What is required:
Reproduce the data exactly, leaving nothing out.

#### Recorded information ####

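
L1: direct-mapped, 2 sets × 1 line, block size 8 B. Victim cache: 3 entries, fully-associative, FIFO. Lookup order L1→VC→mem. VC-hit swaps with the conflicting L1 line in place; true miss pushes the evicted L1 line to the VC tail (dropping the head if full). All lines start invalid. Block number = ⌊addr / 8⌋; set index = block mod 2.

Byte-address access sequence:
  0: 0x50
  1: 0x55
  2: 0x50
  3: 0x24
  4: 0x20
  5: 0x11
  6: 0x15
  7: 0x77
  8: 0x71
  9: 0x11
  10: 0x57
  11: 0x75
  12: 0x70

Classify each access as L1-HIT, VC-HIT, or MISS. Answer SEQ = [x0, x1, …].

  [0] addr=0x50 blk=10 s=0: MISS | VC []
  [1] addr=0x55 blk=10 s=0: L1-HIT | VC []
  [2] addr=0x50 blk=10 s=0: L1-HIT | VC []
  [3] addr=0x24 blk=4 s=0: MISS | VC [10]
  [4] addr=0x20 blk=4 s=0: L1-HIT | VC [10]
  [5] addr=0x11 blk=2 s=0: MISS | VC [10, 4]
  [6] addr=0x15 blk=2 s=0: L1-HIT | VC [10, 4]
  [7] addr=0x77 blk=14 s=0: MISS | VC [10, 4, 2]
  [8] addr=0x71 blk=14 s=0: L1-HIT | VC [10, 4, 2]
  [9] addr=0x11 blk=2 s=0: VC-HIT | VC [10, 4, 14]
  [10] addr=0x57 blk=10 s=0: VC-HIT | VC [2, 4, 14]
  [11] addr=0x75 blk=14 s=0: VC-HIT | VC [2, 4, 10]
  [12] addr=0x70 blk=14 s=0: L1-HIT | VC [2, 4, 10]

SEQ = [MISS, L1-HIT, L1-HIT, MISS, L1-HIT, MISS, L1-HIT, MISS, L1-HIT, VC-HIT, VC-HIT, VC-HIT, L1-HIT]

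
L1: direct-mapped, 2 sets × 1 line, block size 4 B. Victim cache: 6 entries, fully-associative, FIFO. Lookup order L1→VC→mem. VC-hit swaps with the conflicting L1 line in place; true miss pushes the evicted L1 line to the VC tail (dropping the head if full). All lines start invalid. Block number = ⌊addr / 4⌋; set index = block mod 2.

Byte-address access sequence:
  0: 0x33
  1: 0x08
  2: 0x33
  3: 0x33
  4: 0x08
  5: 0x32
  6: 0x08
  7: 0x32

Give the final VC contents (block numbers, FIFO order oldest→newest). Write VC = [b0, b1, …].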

####

Answer to this problem:
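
L1: direct-mapped, 2 sets × 1 line, block size 8 B. Victim cache: 3 entries, fully-associative, FIFO. Lookup order L1→VC→mem. VC-hit swaps with the conflicting L1 line in place; true miss pushes the evicted L1 line to the VC tail (dropping the head if full). All lines start invalid. Block number = ⌊addr / 8⌋; set index = block mod 2.

Byte-address access sequence:
  0: 0x50
  1: 0x55
  2: 0x50
  3: 0x24
  4: 0x20
  5: 0x11
  6: 0x15
  7: 0x77
  8: 0x71
  9: 0x11
  10: 0x57
  11: 0x75
  12: 0x70

Classify each access as L1-HIT, VC-HIT, or MISS. Answer SEQ = [x0, x1, …].

  [0] addr=0x50 blk=10 s=0: MISS | VC []
  [1] addr=0x55 blk=10 s=0: L1-HIT | VC []
  [2] addr=0x50 blk=10 s=0: L1-HIT | VC []
  [3] addr=0x24 blk=4 s=0: MISS | VC [10]
  [4] addr=0x20 blk=4 s=0: L1-HIT | VC [10]
  [5] addr=0x11 blk=2 s=0: MISS | VC [10, 4]
  [6] addr=0x15 blk=2 s=0: L1-HIT | VC [10, 4]
  [7] addr=0x77 blk=14 s=0: MISS | VC [10, 4, 2]
  [8] addr=0x71 blk=14 s=0: L1-HIT | VC [10, 4, 2]
  [9] addr=0x11 blk=2 s=0: VC-HIT | VC [10, 4, 14]
  [10] addr=0x57 blk=10 s=0: VC-HIT | VC [2, 4, 14]
  [11] addr=0x75 blk=14 s=0: VC-HIT | VC [2, 4, 10]
  [12] addr=0x70 blk=14 s=0: L1-HIT | VC [2, 4, 10]

SEQ = [MISS, L1-HIT, L1-HIT, MISS, L1-HIT, MISS, L1-HIT, MISS, L1-HIT, VC-HIT, VC-HIT, VC-HIT, L1-HIT]

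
L1: direct-mapped, 2 sets × 1 line, block size 4 B. Victim cache: 6 entries, fully-associative, FIFO. Lookup order L1→VC→mem. VC-hit swaps with the conflicting L1 line in place; true miss pushes the evicted L1 line to the VC tail (dropping the head if full). All lines start invalid. Block number = ⌊addr / 4⌋; set index = block mod 2.

Byte-address access sequence:
  0: 0x33
  1: 0x08
  2: 0x33
  3: 0x33
  4: 0x08
  5: 0x32
  6: 0x08
  7: 0x32

Give the final VC contents (block numbers, FIFO order oldest→newest). Write VC = [b0, b1, …].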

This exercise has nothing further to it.